• Data supplied:

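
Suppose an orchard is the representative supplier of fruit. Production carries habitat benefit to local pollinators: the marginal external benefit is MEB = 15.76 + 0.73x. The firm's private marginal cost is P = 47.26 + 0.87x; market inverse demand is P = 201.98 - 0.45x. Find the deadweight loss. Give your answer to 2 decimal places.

Market equilibrium (private): 47.26 + 0.87x = 201.98 - 0.45x → x_m = 117.2121.
Social marginal cost = private MC − MEB = 31.50 + 0.14x.
Set SMC = demand: 31.50 + 0.14x = 201.98 - 0.45x → x* = 288.9492.
Height of the DWL triangle at x_m is demand(x_m) − SMC(x_m) = MEB(x_m) = 101.3248.
DWL = ½ × 171.7371 × 101.3248 = 8700.6137.

DWL = 8700.61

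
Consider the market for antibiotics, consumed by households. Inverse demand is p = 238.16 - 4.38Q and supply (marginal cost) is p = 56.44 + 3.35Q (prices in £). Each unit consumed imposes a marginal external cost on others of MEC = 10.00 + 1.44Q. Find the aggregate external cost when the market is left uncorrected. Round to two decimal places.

Market equilibrium (private): 56.44 + 3.35Q = 238.16 - 4.38Q → Q_m = 23.5084.
Total external cost = ∫₀^{Q_m} (10.00 + 1.44Q) dQ = 10.00×23.5084 + ½×1.44×23.5084² = 632.9883.

£632.99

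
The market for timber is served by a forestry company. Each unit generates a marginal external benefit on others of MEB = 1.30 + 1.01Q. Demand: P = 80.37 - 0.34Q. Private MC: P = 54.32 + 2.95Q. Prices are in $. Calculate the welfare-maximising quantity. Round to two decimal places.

Social marginal cost = private MC − MEB = 53.02 + 1.94Q.
Set SMC = demand: 53.02 + 1.94Q = 80.37 - 0.34Q → Q* = 11.9956.

Q* = 12.00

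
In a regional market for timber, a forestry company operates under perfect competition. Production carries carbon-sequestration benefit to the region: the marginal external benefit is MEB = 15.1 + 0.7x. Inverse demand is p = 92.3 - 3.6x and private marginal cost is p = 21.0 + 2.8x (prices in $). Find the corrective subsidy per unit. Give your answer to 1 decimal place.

Social marginal cost = private MC − MEB = 5.9 + 2.1x.
Set SMC = demand: 5.9 + 2.1x = 92.3 - 3.6x → x* = 15.1579.
The Pigouvian subsidy equals MEB at x*: 15.1 + 0.7×15.1579 = 25.7105.

subsidy = $25.7 per unit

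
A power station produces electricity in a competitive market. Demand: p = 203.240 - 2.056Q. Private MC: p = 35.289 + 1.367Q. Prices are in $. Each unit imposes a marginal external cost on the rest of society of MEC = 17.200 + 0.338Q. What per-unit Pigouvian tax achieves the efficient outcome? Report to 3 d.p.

Social marginal cost = private MC + MEC = 52.489 + 1.705Q.
Set SMC = demand: 52.489 + 1.705Q = 203.240 - 2.056Q → Q* = 40.0827.
The Pigouvian tax equals MEC at Q*: 17.200 + 0.338×40.0827 = 30.7480.

tax = $30.748 per unit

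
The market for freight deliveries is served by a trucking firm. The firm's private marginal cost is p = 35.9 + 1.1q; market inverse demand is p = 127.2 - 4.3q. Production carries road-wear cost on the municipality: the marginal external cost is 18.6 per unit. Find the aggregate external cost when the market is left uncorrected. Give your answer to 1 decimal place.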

• About this task: Return the full listing exactly as written.

• Written response:
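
Suppose an orchard is the representative supplier of fruit. Production carries habitat benefit to local pollinators: the marginal external benefit is MEB = 15.76 + 0.73x. The firm's private marginal cost is P = 47.26 + 0.87x; market inverse demand is P = 201.98 - 0.45x. Find the deadweight loss. Give your answer to 2 decimal places.

Market equilibrium (private): 47.26 + 0.87x = 201.98 - 0.45x → x_m = 117.2121.
Social marginal cost = private MC − MEB = 31.50 + 0.14x.
Set SMC = demand: 31.50 + 0.14x = 201.98 - 0.45x → x* = 288.9492.
Height of the DWL triangle at x_m is demand(x_m) − SMC(x_m) = MEB(x_m) = 101.3248.
DWL = ½ × 171.7371 × 101.3248 = 8700.6137.

DWL = 8700.61

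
Consider the market for antibiotics, consumed by households. Inverse demand is p = 238.16 - 4.38Q and supply (marginal cost) is p = 56.44 + 3.35Q (prices in £). Each unit consumed imposes a marginal external cost on others of MEC = 10.00 + 1.44Q. Find the aggregate external cost when the market is left uncorrected. Round to two decimal places.

Market equilibrium (private): 56.44 + 3.35Q = 238.16 - 4.38Q → Q_m = 23.5084.
Total external cost = ∫₀^{Q_m} (10.00 + 1.44Q) dQ = 10.00×23.5084 + ½×1.44×23.5084² = 632.9883.

£632.99

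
The market for timber is served by a forestry company. Each unit generates a marginal external benefit on others of MEB = 1.30 + 1.01Q. Demand: P = 80.37 - 0.34Q. Private MC: P = 54.32 + 2.95Q. Prices are in $. Calculate the welfare-maximising quantity. Round to two decimal places.

Social marginal cost = private MC − MEB = 53.02 + 1.94Q.
Set SMC = demand: 53.02 + 1.94Q = 80.37 - 0.34Q → Q* = 11.9956.

Q* = 12.00

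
In a regional market for timber, a forestry company operates under perfect competition. Production carries carbon-sequestration benefit to the region: the marginal external benefit is MEB = 15.1 + 0.7x. Inverse demand is p = 92.3 - 3.6x and private marginal cost is p = 21.0 + 2.8x (prices in $). Find the corrective subsidy per unit. Give your answer to 1 decimal place.

Social marginal cost = private MC − MEB = 5.9 + 2.1x.
Set SMC = demand: 5.9 + 2.1x = 92.3 - 3.6x → x* = 15.1579.
The Pigouvian subsidy equals MEB at x*: 15.1 + 0.7×15.1579 = 25.7105.

subsidy = $25.7 per unit

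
A power station produces electricity in a competitive market. Demand: p = 203.240 - 2.056Q. Private MC: p = 35.289 + 1.367Q. Prices are in $. Each unit imposes a marginal external cost on the rest of society of MEC = 17.200 + 0.338Q. What per-unit Pigouvian tax achieves the efficient outcome? Report to 3 d.p.

Social marginal cost = private MC + MEC = 52.489 + 1.705Q.
Set SMC = demand: 52.489 + 1.705Q = 203.240 - 2.056Q → Q* = 40.0827.
The Pigouvian tax equals MEC at Q*: 17.200 + 0.338×40.0827 = 30.7480.

tax = $30.748 per unit

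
The market for freight deliveries is served by a trucking firm. The firm's private marginal cost is p = 35.9 + 1.1q; market inverse demand is p = 127.2 - 4.3q. Production carries road-wear cost on the municipality: the marginal external cost is 18.6 per unit. Find the aggregate external cost when the market is left uncorrected. Give your answer to 1 decimal place.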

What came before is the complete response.